Please copy, exactly as they appear below, the lines from the one containing "cmp03,display,360" through the one containing "cmp02,affiliate,430".

*** Opening Given records ***

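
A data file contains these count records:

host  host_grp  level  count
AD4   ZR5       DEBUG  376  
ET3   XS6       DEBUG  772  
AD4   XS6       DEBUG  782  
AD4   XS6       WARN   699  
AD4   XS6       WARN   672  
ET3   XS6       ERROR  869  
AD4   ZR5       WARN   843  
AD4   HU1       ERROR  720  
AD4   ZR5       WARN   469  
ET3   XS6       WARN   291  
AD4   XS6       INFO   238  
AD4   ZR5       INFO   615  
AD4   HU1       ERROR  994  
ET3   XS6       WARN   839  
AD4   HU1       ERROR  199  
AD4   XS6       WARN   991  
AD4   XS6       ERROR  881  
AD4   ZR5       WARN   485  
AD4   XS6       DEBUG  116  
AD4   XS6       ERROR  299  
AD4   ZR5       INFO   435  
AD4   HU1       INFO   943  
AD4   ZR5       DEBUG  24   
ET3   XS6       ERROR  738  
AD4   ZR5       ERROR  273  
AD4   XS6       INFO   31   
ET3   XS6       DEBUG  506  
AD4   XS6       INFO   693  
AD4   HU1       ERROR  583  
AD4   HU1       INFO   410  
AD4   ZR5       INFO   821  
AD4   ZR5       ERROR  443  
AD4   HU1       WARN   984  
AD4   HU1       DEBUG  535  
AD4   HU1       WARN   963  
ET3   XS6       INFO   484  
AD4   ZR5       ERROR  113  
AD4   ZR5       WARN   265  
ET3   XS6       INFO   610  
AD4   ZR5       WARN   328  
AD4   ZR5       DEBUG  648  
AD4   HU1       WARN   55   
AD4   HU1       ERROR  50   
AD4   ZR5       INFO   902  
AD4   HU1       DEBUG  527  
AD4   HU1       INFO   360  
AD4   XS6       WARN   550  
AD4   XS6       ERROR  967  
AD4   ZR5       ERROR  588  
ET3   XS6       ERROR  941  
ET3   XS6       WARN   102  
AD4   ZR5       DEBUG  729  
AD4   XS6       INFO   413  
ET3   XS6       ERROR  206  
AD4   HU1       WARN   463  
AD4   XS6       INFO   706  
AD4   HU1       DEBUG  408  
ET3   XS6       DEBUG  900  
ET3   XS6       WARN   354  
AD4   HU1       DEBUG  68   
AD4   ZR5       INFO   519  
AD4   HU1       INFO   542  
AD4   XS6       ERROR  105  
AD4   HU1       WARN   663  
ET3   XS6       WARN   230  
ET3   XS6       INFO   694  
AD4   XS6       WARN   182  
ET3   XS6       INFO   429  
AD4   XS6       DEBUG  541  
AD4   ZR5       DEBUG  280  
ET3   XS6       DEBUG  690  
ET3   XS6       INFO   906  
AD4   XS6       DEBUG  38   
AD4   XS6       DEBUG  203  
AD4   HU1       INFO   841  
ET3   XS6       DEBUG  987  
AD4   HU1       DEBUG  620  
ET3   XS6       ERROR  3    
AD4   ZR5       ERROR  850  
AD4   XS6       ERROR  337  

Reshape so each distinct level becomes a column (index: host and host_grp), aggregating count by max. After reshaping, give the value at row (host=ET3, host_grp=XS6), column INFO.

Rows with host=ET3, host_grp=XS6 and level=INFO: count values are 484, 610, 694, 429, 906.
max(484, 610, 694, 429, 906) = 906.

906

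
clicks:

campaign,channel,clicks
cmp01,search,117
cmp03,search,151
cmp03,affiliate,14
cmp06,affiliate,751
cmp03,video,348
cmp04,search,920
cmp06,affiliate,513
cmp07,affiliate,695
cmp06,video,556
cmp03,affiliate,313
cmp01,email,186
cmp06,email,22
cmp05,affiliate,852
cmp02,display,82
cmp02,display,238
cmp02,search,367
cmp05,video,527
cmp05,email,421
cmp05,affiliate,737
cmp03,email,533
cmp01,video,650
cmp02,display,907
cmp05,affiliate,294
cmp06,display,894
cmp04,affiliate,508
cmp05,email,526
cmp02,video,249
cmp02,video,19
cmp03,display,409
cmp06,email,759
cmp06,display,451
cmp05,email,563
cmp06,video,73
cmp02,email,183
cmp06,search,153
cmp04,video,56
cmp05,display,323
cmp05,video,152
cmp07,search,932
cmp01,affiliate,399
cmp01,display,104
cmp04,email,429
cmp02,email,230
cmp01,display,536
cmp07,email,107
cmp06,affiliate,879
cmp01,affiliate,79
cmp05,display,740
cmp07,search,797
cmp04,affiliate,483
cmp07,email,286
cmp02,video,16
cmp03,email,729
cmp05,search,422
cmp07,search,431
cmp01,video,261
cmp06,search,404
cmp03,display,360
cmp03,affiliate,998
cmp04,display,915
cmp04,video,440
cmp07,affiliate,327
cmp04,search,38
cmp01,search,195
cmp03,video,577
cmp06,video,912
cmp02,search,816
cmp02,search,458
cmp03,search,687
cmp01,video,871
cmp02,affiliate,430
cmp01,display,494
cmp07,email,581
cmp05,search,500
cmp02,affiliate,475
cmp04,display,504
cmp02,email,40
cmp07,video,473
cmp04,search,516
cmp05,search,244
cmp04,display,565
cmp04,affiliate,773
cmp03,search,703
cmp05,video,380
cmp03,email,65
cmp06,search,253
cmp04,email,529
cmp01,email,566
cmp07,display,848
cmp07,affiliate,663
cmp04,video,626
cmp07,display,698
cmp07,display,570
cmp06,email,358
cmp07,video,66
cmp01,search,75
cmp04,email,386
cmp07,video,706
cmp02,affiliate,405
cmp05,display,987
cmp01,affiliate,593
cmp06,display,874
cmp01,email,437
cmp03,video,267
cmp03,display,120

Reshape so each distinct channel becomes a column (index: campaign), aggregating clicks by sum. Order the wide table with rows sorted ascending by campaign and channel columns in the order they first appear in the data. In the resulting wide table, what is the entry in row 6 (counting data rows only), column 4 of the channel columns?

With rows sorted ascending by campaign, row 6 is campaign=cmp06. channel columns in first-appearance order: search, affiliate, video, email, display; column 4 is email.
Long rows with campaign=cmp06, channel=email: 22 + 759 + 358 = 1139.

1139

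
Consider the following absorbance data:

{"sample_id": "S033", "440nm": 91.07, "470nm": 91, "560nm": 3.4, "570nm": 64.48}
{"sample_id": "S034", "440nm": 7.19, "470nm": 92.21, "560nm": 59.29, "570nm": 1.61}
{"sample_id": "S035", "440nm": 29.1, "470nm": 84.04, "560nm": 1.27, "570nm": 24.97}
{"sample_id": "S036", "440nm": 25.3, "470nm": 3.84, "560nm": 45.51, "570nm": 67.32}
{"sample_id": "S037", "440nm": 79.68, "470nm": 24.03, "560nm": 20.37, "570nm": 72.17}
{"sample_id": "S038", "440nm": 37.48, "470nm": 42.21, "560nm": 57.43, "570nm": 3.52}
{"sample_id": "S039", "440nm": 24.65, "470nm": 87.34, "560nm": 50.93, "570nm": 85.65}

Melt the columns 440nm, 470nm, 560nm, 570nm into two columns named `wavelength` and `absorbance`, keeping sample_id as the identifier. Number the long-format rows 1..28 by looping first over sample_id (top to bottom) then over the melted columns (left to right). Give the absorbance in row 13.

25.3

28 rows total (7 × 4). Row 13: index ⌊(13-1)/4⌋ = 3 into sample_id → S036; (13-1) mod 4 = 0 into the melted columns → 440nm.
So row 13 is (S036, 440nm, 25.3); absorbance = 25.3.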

*** Closing Given records ***

● **Completed exercise**:
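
cmp03,display,360
cmp03,affiliate,998
cmp04,display,915
cmp04,video,440
cmp07,affiliate,327
cmp04,search,38
cmp01,search,195
cmp03,video,577
cmp06,video,912
cmp02,search,816
cmp02,search,458
cmp03,search,687
cmp01,video,871
cmp02,affiliate,430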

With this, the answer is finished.